_ASSIGNED TASK:_
Exactly as written, restate the material below from its first line through the line containing "7. (C OR A OR B)", and stop there.

_DATA TO EXAMINE:_

......

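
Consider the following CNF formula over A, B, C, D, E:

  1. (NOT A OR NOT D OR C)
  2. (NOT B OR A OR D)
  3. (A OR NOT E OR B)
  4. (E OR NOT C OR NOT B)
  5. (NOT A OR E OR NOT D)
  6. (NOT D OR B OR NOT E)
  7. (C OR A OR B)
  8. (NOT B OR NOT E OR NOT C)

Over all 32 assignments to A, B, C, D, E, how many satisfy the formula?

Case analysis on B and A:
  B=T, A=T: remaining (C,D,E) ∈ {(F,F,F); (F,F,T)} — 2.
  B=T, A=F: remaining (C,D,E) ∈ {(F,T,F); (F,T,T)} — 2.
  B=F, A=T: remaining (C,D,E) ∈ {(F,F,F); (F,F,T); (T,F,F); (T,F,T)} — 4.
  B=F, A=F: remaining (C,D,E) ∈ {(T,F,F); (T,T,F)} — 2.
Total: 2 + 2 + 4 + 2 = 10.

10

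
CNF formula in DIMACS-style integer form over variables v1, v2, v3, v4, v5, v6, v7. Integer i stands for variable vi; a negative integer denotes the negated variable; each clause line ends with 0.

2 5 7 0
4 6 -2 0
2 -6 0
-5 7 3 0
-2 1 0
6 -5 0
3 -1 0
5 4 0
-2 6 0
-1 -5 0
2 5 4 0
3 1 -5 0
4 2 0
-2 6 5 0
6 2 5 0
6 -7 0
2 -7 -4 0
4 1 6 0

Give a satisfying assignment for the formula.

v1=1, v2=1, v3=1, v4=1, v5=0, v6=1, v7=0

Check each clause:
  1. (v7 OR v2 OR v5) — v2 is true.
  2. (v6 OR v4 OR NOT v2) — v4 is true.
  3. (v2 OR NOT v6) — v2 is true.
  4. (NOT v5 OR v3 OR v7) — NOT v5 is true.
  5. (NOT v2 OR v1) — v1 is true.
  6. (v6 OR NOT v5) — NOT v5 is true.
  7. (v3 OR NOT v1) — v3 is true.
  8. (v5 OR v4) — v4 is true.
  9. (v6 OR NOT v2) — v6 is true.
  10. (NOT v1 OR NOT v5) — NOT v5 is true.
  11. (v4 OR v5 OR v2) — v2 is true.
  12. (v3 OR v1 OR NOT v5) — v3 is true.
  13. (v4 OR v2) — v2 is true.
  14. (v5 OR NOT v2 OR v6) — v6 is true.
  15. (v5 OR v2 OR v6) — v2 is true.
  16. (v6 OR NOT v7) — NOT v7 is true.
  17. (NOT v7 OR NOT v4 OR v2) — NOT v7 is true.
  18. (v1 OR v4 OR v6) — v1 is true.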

......

_RESPONSE TO THIS EXERCISE:_
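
Consider the following CNF formula over A, B, C, D, E:

  1. (NOT A OR NOT D OR C)
  2. (NOT B OR A OR D)
  3. (A OR NOT E OR B)
  4. (E OR NOT C OR NOT B)
  5. (NOT A OR E OR NOT D)
  6. (NOT D OR B OR NOT E)
  7. (C OR A OR B)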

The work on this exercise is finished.